Only the lines from the one with "In a research methods seminar: Compute" to the end of the records are wanted, each repeated exactly, both ends included.

■ Data ■
════════════════
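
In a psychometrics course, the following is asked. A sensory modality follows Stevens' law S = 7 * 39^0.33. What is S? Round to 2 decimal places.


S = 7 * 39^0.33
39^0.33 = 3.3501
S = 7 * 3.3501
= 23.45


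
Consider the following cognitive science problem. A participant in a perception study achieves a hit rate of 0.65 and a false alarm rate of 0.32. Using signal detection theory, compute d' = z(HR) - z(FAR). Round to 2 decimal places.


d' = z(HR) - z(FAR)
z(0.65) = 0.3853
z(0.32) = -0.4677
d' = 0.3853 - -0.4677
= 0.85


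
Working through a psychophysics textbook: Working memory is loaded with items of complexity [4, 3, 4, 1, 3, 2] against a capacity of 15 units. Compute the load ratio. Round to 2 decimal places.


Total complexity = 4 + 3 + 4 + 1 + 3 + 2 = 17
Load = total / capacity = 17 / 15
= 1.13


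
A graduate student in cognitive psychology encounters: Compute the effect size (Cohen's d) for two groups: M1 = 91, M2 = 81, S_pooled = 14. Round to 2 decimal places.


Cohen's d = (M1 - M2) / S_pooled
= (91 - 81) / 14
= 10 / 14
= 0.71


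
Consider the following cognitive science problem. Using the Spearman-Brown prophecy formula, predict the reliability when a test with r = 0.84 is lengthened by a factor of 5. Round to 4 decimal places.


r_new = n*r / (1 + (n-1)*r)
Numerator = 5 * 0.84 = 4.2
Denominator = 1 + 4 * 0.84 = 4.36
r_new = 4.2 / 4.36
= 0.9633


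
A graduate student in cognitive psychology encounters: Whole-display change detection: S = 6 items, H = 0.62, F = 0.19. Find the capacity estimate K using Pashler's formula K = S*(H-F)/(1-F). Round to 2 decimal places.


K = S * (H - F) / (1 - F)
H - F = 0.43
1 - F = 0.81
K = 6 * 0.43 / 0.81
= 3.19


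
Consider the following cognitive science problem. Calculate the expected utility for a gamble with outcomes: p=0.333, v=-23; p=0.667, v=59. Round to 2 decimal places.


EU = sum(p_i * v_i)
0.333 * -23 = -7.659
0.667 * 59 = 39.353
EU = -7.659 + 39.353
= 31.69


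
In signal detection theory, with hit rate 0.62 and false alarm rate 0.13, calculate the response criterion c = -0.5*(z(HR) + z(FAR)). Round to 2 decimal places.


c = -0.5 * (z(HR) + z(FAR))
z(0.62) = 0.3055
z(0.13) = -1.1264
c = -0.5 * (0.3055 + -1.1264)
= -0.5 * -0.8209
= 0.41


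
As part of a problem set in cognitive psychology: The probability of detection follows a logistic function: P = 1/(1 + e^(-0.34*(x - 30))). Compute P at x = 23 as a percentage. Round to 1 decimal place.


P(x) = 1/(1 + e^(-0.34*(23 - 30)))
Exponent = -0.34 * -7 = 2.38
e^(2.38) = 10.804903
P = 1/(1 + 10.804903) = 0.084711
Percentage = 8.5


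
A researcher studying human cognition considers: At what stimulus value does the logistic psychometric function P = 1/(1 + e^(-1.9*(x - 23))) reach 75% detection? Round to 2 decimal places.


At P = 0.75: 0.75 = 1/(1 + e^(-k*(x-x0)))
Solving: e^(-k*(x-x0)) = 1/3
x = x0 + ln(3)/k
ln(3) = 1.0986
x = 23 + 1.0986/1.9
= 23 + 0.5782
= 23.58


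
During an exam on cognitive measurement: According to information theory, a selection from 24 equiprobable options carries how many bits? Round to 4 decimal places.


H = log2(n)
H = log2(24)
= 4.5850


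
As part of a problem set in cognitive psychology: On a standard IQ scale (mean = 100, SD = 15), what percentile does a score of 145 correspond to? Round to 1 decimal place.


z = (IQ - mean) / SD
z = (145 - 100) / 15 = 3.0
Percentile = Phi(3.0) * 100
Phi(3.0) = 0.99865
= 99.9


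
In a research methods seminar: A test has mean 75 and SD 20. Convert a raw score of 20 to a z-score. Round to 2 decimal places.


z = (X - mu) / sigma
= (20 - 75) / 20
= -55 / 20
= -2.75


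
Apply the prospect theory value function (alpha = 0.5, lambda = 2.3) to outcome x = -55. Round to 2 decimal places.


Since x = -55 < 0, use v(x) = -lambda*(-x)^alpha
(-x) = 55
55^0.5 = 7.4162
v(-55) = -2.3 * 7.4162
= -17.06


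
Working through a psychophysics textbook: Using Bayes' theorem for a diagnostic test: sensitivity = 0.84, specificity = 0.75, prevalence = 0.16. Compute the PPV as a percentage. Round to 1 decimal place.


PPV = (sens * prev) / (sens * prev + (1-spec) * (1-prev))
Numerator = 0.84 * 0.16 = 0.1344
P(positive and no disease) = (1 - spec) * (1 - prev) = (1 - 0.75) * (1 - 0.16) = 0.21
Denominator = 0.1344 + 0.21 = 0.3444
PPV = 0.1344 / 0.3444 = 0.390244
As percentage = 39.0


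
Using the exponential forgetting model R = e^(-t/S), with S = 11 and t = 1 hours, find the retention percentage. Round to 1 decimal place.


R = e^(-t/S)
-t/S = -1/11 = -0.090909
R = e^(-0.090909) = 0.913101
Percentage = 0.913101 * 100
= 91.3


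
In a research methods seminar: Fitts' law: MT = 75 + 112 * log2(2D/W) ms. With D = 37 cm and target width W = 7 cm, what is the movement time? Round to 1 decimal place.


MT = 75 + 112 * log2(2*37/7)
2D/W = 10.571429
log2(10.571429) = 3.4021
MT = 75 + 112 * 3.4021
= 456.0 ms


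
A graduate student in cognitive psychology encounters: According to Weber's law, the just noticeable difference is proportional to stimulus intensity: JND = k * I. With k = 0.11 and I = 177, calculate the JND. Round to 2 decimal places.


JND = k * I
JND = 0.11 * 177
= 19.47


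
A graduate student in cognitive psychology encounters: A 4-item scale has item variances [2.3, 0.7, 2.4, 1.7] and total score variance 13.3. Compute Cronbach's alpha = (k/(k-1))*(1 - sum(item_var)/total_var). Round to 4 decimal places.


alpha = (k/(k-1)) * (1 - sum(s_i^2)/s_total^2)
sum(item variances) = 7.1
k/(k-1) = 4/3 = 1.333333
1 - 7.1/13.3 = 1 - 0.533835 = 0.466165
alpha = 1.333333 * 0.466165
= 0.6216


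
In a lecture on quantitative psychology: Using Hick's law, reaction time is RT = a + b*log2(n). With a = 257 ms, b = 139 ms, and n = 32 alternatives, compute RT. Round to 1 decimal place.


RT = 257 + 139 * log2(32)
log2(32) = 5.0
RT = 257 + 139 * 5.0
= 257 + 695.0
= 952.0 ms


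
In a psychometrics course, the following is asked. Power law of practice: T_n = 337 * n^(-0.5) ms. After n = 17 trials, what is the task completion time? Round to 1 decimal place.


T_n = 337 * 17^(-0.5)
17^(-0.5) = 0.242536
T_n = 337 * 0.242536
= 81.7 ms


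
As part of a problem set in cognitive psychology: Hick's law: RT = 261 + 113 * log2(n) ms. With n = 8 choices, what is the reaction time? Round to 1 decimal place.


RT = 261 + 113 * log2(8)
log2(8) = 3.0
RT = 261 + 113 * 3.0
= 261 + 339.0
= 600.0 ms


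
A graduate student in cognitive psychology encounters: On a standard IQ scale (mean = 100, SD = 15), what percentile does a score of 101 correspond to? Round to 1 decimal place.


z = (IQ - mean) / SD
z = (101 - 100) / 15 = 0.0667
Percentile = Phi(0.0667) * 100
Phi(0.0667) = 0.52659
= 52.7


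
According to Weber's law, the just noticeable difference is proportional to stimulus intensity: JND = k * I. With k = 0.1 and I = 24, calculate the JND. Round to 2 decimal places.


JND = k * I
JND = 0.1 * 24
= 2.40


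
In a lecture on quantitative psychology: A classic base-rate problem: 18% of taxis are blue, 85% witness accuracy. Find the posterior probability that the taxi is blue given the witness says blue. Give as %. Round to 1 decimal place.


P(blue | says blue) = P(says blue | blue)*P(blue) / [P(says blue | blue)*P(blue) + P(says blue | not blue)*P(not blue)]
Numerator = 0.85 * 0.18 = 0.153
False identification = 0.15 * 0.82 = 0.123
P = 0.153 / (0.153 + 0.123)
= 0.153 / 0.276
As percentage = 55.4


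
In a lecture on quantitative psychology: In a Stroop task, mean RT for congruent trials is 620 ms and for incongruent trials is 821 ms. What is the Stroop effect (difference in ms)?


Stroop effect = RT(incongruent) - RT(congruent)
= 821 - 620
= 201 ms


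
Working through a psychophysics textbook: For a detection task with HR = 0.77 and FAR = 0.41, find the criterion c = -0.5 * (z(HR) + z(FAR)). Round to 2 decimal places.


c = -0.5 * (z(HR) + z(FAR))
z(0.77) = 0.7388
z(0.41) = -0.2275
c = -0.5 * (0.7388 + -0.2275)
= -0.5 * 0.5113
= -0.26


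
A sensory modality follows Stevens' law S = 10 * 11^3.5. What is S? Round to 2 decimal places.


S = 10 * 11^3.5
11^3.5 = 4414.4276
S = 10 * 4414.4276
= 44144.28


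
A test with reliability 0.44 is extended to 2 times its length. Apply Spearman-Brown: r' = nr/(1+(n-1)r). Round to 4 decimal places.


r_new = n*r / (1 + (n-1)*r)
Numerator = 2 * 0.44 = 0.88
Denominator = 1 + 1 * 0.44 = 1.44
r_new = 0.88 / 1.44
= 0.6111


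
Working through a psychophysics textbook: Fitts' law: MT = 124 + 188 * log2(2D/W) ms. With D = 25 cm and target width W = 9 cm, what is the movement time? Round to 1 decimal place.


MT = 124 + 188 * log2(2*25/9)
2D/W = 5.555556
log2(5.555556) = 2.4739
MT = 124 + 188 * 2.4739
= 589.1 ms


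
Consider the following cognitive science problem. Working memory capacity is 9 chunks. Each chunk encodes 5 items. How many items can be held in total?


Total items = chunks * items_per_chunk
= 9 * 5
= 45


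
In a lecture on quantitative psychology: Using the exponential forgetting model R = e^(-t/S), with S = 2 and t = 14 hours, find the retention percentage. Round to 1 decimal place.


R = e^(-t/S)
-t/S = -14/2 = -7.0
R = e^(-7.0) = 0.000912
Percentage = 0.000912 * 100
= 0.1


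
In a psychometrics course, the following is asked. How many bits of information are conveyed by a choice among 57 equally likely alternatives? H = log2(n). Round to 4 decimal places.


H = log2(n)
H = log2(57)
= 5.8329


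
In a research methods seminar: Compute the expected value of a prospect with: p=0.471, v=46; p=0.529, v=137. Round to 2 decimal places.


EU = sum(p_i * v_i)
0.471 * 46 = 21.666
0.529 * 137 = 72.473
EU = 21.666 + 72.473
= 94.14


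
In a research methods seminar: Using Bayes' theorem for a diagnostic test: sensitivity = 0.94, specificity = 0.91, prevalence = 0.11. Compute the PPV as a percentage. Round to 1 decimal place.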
════════════════
■ Answer to the problem ■
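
In a research methods seminar: Compute the expected value of a prospect with: p=0.471, v=46; p=0.529, v=137. Round to 2 decimal places.


EU = sum(p_i * v_i)
0.471 * 46 = 21.666
0.529 * 137 = 72.473
EU = 21.666 + 72.473
= 94.14


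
In a research methods seminar: Using Bayes' theorem for a diagnostic test: sensitivity = 0.94, specificity = 0.91, prevalence = 0.11. Compute the PPV as a percentage. Round to 1 decimal place.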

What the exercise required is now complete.